#### [Your goal]
Below are some records; state how many of their lines contain the word "farm", and add nothing.

#### [Listed entries]
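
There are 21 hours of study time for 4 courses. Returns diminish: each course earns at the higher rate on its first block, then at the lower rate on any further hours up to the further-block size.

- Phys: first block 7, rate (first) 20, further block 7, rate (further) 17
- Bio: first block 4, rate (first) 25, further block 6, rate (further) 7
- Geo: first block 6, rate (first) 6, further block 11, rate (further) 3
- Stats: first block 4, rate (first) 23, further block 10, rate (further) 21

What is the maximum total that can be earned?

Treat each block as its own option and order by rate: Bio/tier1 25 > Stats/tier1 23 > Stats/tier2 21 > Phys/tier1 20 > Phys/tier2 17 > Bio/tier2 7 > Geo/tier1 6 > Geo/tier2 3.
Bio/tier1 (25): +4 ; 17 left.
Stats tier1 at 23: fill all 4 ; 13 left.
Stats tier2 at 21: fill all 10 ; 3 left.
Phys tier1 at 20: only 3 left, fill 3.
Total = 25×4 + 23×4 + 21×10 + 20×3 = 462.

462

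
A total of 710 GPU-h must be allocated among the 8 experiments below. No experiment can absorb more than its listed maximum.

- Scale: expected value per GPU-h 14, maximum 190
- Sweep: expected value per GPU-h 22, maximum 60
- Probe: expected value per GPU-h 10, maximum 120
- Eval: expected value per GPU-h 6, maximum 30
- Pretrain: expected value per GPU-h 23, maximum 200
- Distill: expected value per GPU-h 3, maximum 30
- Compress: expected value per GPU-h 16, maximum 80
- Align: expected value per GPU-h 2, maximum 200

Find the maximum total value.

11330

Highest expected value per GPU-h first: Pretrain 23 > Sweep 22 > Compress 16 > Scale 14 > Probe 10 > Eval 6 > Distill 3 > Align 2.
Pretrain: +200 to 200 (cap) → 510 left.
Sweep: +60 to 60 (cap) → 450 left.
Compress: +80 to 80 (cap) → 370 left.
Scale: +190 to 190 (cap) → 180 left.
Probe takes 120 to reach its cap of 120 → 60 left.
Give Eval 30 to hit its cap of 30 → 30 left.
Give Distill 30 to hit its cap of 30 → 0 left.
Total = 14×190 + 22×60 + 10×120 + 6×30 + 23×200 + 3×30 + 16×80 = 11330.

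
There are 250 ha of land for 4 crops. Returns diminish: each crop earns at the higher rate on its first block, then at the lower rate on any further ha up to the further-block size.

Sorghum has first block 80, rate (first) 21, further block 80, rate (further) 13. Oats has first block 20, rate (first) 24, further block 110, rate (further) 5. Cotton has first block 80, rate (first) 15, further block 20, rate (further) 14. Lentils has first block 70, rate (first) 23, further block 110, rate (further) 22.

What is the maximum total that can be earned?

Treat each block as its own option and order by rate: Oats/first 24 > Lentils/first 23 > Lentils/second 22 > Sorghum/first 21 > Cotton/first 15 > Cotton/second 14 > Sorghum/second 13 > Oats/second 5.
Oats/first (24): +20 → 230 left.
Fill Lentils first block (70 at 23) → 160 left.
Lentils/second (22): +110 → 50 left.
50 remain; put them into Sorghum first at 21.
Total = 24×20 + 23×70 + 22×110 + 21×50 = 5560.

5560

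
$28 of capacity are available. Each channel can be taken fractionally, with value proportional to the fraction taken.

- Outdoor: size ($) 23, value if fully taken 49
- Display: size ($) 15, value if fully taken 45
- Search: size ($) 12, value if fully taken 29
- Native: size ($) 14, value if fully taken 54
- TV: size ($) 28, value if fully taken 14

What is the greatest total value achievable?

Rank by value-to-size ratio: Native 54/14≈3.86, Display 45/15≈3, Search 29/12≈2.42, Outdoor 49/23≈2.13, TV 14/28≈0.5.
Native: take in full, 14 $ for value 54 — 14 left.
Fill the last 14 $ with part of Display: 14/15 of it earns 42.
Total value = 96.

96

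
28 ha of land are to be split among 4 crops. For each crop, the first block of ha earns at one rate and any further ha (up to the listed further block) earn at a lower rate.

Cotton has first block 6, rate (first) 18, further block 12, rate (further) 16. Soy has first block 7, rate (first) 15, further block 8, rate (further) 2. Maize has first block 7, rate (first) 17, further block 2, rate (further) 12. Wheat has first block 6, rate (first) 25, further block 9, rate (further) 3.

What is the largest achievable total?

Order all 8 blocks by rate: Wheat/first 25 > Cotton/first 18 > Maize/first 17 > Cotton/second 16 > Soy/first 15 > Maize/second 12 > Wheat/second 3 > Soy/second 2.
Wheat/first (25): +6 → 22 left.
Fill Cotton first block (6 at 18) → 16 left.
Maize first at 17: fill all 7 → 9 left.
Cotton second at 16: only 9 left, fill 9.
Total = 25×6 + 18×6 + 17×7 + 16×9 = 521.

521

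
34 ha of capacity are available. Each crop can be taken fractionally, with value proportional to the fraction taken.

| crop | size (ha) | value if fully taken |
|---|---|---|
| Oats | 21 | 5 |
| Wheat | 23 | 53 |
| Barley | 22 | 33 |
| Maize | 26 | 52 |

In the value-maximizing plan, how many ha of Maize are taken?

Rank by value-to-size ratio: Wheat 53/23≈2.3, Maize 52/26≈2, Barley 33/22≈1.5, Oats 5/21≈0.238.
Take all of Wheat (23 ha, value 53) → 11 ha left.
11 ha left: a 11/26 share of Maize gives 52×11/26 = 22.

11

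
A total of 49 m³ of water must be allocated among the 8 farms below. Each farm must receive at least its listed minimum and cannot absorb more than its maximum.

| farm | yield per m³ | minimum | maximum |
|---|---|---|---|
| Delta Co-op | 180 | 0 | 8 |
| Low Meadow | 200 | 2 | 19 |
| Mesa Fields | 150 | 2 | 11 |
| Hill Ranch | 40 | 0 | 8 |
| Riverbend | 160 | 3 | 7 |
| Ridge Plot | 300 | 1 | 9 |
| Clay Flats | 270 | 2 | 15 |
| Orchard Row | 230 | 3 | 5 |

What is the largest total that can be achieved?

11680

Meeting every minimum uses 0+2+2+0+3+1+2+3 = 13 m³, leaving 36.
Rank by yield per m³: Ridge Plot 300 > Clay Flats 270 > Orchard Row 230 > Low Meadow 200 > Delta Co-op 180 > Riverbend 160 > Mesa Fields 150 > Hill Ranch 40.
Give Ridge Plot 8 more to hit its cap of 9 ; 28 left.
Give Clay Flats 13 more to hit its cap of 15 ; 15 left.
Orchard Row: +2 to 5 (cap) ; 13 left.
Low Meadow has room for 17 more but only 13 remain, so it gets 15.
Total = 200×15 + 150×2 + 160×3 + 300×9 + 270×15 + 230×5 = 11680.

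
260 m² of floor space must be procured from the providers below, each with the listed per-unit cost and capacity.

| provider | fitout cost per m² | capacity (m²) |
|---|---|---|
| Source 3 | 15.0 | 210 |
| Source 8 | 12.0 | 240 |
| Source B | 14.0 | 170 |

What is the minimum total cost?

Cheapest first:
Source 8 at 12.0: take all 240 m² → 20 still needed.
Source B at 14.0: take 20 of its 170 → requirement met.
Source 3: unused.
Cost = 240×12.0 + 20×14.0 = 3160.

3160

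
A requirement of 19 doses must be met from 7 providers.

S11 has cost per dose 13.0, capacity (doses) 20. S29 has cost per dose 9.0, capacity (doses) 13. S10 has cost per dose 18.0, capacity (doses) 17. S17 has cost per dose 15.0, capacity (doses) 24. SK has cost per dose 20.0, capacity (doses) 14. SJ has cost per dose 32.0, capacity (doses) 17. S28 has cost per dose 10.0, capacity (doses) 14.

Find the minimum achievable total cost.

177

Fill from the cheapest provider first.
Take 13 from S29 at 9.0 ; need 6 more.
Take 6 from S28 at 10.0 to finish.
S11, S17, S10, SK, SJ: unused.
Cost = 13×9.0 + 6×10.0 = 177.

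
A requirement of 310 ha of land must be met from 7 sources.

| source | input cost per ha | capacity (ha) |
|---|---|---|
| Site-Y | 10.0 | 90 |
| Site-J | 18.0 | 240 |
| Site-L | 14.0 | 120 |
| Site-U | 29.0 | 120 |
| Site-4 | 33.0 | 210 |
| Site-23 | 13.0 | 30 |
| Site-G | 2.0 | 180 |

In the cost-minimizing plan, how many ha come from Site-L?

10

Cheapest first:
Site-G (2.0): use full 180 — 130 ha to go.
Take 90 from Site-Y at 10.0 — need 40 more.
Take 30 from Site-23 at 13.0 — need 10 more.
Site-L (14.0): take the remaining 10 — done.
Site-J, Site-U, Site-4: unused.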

#### [Result for this task]
2